▶ Work order: Pull each line holding "FROM" out of the entries below.

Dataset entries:
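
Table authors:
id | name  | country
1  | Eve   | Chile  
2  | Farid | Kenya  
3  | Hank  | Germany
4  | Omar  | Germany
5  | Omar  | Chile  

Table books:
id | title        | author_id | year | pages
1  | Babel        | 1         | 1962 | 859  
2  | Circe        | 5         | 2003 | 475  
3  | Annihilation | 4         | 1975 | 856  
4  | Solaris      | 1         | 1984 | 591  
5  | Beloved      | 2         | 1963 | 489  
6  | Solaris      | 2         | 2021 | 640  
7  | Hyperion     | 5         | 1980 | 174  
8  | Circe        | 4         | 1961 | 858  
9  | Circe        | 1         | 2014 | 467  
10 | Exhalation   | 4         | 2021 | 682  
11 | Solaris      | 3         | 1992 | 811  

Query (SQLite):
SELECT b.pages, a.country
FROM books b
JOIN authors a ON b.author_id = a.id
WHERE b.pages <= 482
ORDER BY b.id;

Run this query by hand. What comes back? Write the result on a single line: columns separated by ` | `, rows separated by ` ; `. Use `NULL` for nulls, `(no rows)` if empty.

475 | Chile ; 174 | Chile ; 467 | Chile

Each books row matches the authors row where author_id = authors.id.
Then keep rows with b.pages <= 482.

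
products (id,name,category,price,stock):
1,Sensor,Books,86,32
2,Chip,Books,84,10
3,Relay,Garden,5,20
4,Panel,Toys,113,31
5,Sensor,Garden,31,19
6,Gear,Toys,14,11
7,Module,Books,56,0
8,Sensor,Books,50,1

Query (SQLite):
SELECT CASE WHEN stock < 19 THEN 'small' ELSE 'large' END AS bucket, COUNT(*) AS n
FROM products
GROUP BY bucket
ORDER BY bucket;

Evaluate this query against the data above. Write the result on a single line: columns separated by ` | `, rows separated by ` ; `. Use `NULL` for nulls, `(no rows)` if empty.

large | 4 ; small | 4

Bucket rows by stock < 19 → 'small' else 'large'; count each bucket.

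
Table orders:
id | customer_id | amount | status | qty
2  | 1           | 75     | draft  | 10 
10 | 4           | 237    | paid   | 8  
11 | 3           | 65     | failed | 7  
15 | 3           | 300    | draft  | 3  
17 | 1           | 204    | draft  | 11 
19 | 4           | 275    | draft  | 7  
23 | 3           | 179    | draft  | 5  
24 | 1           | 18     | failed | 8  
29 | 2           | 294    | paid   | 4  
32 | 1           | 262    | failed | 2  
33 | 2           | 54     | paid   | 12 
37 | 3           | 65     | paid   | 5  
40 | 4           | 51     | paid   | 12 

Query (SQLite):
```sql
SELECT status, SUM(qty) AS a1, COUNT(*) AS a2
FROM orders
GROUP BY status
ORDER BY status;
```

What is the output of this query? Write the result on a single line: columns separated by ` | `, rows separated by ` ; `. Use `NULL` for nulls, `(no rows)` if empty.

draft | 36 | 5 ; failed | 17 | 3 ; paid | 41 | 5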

* * *

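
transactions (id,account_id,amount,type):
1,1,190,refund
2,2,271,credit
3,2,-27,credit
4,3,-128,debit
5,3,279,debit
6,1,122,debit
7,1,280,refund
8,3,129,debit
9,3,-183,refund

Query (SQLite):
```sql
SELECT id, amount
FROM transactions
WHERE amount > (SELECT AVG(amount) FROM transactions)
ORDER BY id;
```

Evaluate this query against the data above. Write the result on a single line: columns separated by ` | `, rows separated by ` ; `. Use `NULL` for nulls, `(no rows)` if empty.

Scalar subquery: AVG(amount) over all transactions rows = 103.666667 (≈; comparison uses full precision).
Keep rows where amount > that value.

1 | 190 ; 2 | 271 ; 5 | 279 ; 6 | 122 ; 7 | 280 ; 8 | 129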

▶ Result:
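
FROM books b
FROM products
FROM orders
FROM transactions
WHERE amount > (SELECT AVG(amount) FROM transactions)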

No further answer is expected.